Requirement. Of all the entries below, retype only the lines from the one with "- Code 2364.42.78: 1,115" through the one with "- Code 2619.76.28: 755", exactly as they appear.
* * *
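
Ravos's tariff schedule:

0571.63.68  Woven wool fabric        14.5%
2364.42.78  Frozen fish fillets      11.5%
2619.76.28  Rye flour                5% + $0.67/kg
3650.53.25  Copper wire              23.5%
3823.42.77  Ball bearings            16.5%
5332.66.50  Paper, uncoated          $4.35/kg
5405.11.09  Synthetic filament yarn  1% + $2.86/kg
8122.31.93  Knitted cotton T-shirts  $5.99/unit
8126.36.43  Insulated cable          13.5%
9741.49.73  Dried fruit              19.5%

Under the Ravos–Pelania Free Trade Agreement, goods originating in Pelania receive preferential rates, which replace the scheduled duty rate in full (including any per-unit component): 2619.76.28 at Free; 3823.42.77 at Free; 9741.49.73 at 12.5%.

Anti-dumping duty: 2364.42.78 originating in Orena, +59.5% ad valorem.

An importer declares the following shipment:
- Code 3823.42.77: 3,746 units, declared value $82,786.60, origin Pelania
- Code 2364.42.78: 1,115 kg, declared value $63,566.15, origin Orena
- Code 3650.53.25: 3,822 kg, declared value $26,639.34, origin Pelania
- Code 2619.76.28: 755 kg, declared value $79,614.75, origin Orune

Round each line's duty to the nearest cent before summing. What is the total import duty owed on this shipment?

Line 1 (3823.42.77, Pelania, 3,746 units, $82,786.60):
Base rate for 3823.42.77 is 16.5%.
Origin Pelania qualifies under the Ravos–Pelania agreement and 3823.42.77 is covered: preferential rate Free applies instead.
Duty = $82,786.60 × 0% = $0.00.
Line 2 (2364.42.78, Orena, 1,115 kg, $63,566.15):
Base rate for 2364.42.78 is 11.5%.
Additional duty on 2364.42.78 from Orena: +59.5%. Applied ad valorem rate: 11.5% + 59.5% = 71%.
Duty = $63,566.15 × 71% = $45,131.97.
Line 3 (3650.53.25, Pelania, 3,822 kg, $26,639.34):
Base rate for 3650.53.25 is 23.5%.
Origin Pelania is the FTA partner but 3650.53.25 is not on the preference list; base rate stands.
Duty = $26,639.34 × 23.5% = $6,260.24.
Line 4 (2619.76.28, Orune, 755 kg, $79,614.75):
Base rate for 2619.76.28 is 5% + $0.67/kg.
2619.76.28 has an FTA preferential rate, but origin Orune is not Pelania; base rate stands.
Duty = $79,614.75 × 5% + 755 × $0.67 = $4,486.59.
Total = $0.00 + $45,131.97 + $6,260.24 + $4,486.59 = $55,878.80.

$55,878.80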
* * *
Response.
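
- Code 2364.42.78: 1,115 kg, declared value $63,566.15, origin Orena
- Code 3650.53.25: 3,822 kg, declared value $26,639.34, origin Pelania
- Code 2619.76.28: 755 kg, declared value $79,614.75, origin Orune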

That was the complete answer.